▶ _Prompt_:
Repeat each record below exactly as given.

┌────────

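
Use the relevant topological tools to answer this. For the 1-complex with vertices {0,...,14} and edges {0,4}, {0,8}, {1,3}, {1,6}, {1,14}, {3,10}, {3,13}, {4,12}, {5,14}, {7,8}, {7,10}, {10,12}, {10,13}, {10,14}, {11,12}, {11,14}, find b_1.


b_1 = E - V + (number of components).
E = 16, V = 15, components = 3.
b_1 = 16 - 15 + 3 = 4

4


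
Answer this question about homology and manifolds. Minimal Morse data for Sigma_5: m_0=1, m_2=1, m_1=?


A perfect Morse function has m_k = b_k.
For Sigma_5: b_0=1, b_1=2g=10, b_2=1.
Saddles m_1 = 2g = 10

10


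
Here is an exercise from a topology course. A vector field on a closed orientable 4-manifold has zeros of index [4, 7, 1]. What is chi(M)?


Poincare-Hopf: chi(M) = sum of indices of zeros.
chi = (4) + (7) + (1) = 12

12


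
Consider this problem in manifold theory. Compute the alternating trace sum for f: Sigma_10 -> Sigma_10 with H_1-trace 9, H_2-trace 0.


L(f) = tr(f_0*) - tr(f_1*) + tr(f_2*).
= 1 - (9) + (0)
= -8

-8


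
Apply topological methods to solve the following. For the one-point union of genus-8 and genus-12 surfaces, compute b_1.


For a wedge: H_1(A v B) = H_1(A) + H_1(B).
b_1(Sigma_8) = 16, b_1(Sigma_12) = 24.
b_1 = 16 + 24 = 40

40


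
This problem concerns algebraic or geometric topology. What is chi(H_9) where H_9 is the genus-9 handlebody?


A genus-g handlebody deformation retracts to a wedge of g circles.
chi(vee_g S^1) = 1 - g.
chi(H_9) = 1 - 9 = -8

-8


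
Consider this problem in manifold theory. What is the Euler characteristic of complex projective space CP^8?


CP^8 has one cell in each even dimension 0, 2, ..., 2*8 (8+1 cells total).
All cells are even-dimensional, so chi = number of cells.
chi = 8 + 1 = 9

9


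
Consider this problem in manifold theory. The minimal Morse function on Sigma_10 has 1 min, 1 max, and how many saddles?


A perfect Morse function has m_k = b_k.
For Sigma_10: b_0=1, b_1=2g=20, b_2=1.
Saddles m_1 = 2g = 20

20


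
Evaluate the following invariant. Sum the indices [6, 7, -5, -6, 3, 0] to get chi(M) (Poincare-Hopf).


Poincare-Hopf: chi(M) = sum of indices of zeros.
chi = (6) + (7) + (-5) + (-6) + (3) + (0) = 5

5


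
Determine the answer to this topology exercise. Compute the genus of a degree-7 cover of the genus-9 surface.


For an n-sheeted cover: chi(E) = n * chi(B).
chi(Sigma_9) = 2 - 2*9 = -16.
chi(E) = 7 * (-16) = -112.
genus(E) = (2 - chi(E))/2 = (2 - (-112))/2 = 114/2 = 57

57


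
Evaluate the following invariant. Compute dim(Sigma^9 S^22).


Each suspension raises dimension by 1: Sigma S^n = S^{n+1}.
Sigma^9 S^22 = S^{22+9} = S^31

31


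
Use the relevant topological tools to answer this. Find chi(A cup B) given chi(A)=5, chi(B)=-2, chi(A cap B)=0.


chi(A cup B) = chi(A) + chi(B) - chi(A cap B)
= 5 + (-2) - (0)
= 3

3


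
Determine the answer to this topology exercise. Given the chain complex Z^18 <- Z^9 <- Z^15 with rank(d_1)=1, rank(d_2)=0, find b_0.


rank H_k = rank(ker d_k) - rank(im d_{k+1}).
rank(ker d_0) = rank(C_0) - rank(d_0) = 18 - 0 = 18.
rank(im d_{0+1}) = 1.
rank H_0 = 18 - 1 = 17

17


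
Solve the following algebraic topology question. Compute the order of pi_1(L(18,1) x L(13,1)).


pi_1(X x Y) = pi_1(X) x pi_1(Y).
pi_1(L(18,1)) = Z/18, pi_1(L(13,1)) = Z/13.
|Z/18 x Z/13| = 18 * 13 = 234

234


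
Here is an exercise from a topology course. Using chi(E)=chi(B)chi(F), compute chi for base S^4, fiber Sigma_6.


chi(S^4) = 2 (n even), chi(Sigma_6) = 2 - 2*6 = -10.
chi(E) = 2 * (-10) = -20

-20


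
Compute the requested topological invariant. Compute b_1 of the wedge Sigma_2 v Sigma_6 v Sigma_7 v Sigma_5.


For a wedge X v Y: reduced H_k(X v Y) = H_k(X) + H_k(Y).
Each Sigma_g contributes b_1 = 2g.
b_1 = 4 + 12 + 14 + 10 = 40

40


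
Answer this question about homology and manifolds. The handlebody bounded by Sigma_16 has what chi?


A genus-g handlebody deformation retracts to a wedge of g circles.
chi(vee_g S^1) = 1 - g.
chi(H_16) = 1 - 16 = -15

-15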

└────────

▶ _The completed task_:
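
Use the relevant topological tools to answer this. For the 1-complex with vertices {0,...,14} and edges {0,4}, {0,8}, {1,3}, {1,6}, {1,14}, {3,10}, {3,13}, {4,12}, {5,14}, {7,8}, {7,10}, {10,12}, {10,13}, {10,14}, {11,12}, {11,14}, find b_1.


b_1 = E - V + (number of components).
E = 16, V = 15, components = 3.
b_1 = 16 - 15 + 3 = 4

4


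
Answer this question about homology and manifolds. Minimal Morse data for Sigma_5: m_0=1, m_2=1, m_1=?


A perfect Morse function has m_k = b_k.
For Sigma_5: b_0=1, b_1=2g=10, b_2=1.
Saddles m_1 = 2g = 10

10


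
Here is an exercise from a topology course. A vector field on a closed orientable 4-manifold has zeros of index [4, 7, 1]. What is chi(M)?


Poincare-Hopf: chi(M) = sum of indices of zeros.
chi = (4) + (7) + (1) = 12

12


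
Consider this problem in manifold theory. Compute the alternating trace sum for f: Sigma_10 -> Sigma_10 with H_1-trace 9, H_2-trace 0.


L(f) = tr(f_0*) - tr(f_1*) + tr(f_2*).
= 1 - (9) + (0)
= -8

-8


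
Apply topological methods to solve the following. For the one-point union of genus-8 and genus-12 surfaces, compute b_1.


For a wedge: H_1(A v B) = H_1(A) + H_1(B).
b_1(Sigma_8) = 16, b_1(Sigma_12) = 24.
b_1 = 16 + 24 = 40

40


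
This problem concerns algebraic or geometric topology. What is chi(H_9) where H_9 is the genus-9 handlebody?


A genus-g handlebody deformation retracts to a wedge of g circles.
chi(vee_g S^1) = 1 - g.
chi(H_9) = 1 - 9 = -8

-8


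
Consider this problem in manifold theory. What is the Euler characteristic of complex projective space CP^8?


CP^8 has one cell in each even dimension 0, 2, ..., 2*8 (8+1 cells total).
All cells are even-dimensional, so chi = number of cells.
chi = 8 + 1 = 9

9


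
Consider this problem in manifold theory. The minimal Morse function on Sigma_10 has 1 min, 1 max, and how many saddles?


A perfect Morse function has m_k = b_k.
For Sigma_10: b_0=1, b_1=2g=20, b_2=1.
Saddles m_1 = 2g = 20

20


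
Evaluate the following invariant. Sum the indices [6, 7, -5, -6, 3, 0] to get chi(M) (Poincare-Hopf).


Poincare-Hopf: chi(M) = sum of indices of zeros.
chi = (6) + (7) + (-5) + (-6) + (3) + (0) = 5

5


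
Determine the answer to this topology exercise. Compute the genus of a degree-7 cover of the genus-9 surface.


For an n-sheeted cover: chi(E) = n * chi(B).
chi(Sigma_9) = 2 - 2*9 = -16.
chi(E) = 7 * (-16) = -112.
genus(E) = (2 - chi(E))/2 = (2 - (-112))/2 = 114/2 = 57

57


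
Evaluate the following invariant. Compute dim(Sigma^9 S^22).


Each suspension raises dimension by 1: Sigma S^n = S^{n+1}.
Sigma^9 S^22 = S^{22+9} = S^31

31


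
Use the relevant topological tools to answer this. Find chi(A cup B) given chi(A)=5, chi(B)=-2, chi(A cap B)=0.


chi(A cup B) = chi(A) + chi(B) - chi(A cap B)
= 5 + (-2) - (0)
= 3

3


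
Determine the answer to this topology exercise. Given the chain complex Z^18 <- Z^9 <- Z^15 with rank(d_1)=1, rank(d_2)=0, find b_0.


rank H_k = rank(ker d_k) - rank(im d_{k+1}).
rank(ker d_0) = rank(C_0) - rank(d_0) = 18 - 0 = 18.
rank(im d_{0+1}) = 1.
rank H_0 = 18 - 1 = 17

17


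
Solve the following algebraic topology question. Compute the order of pi_1(L(18,1) x L(13,1)).


pi_1(X x Y) = pi_1(X) x pi_1(Y).
pi_1(L(18,1)) = Z/18, pi_1(L(13,1)) = Z/13.
|Z/18 x Z/13| = 18 * 13 = 234

234


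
Here is an exercise from a topology course. Using chi(E)=chi(B)chi(F), compute chi for base S^4, fiber Sigma_6.


chi(S^4) = 2 (n even), chi(Sigma_6) = 2 - 2*6 = -10.
chi(E) = 2 * (-10) = -20

-20


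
Compute the requested topological invariant. Compute b_1 of the wedge Sigma_2 v Sigma_6 v Sigma_7 v Sigma_5.


For a wedge X v Y: reduced H_k(X v Y) = H_k(X) + H_k(Y).
Each Sigma_g contributes b_1 = 2g.
b_1 = 4 + 12 + 14 + 10 = 40

40


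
Answer this question about homology and manifolds. The handlebody bounded by Sigma_16 has what chi?


A genus-g handlebody deformation retracts to a wedge of g circles.
chi(vee_g S^1) = 1 - g.
chi(H_16) = 1 - 16 = -15

-15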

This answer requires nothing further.